**Problem statement:** Transcribe the records that follow, preserving every word.

**Records supplied:**

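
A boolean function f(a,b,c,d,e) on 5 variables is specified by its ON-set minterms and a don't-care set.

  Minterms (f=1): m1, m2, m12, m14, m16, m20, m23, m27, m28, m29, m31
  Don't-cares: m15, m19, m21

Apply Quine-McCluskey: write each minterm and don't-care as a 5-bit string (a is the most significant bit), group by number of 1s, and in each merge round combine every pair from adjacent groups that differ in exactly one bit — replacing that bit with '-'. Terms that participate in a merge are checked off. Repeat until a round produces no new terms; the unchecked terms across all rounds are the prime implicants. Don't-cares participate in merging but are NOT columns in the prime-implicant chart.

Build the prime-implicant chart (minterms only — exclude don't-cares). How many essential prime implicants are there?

4

size-2^0 implicants → 00001  00010  01100(✓)  01110(✓)  01111(✓)  10000(✓)  10011(✓)  10100(✓)  10101(✓)  10111(✓)  11011(✓)  11100(✓)  11101(✓)  11111(✓)
size-2^1 implicants → -1100  -1111  011-0  0111-  1-011(✓)  1-100(✓)  1-101(✓)  1-111(✓)  10-00  10-11(✓)  101-1(✓)  1010-(✓)  11-11(✓)  111-1(✓)  1110-(✓)
size-2^2 implicants → 1--11  1-1-1  1-10-
Unchecked terms (primes): -1100, -1111, 00001, 00010, 011-0, 0111-, 1--11, 1-1-1, 1-10-, 10-00
Minterm coverage:
  m1 ⊆ 00001 [E]
  m2 ⊆ 00010 [E]
  m12 ⊆ -1100,011-0
  m14 ⊆ 011-0,0111-
  m16 ⊆ 10-00 [E]
  m20 ⊆ 1-10-,10-00
  m23 ⊆ 1--11,1-1-1
  m27 ⊆ 1--11 [E]
  m28 ⊆ -1100,1-10-
  m29 ⊆ 1-1-1,1-10-
  m31 ⊆ -1111,1--11,1-1-1
E = {00001, 00010, 1--11, 10-00}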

**Written solution:**
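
A boolean function f(a,b,c,d,e) on 5 variables is specified by its ON-set minterms and a don't-care set.

  Minterms (f=1): m1, m2, m12, m14, m16, m20, m23, m27, m28, m29, m31
  Don't-cares: m15, m19, m21

Apply Quine-McCluskey: write each minterm and don't-care as a 5-bit string (a is the most significant bit), group by number of 1s, and in each merge round combine every pair from adjacent groups that differ in exactly one bit — replacing that bit with '-'. Terms that participate in a merge are checked off. Repeat until a round produces no new terms; the unchecked terms across all rounds are the prime implicants. Don't-cares participate in merging but are NOT columns in the prime-implicant chart.

Build the prime-implicant chart (minterms only — exclude don't-cares). How many essential prime implicants are there?

4

size-2^0 implicants → 00001  00010  01100(✓)  01110(✓)  01111(✓)  10000(✓)  10011(✓)  10100(✓)  10101(✓)  10111(✓)  11011(✓)  11100(✓)  11101(✓)  11111(✓)
size-2^1 implicants → -1100  -1111  011-0  0111-  1-011(✓)  1-100(✓)  1-101(✓)  1-111(✓)  10-00  10-11(✓)  101-1(✓)  1010-(✓)  11-11(✓)  111-1(✓)  1110-(✓)
size-2^2 implicants → 1--11  1-1-1  1-10-
Unchecked terms (primes): -1100, -1111, 00001, 00010, 011-0, 0111-, 1--11, 1-1-1, 1-10-, 10-00
Minterm coverage:
  m1 ⊆ 00001 [E]
  m2 ⊆ 00010 [E]
  m12 ⊆ -1100,011-0
  m14 ⊆ 011-0,0111-
  m16 ⊆ 10-00 [E]
  m20 ⊆ 1-10-,10-00
  m23 ⊆ 1--11,1-1-1
  m27 ⊆ 1--11 [E]
  m28 ⊆ -1100,1-10-
  m29 ⊆ 1-1-1,1-10-
  m31 ⊆ -1111,1--11,1-1-1
E = {00001, 00010, 1--11, 10-00}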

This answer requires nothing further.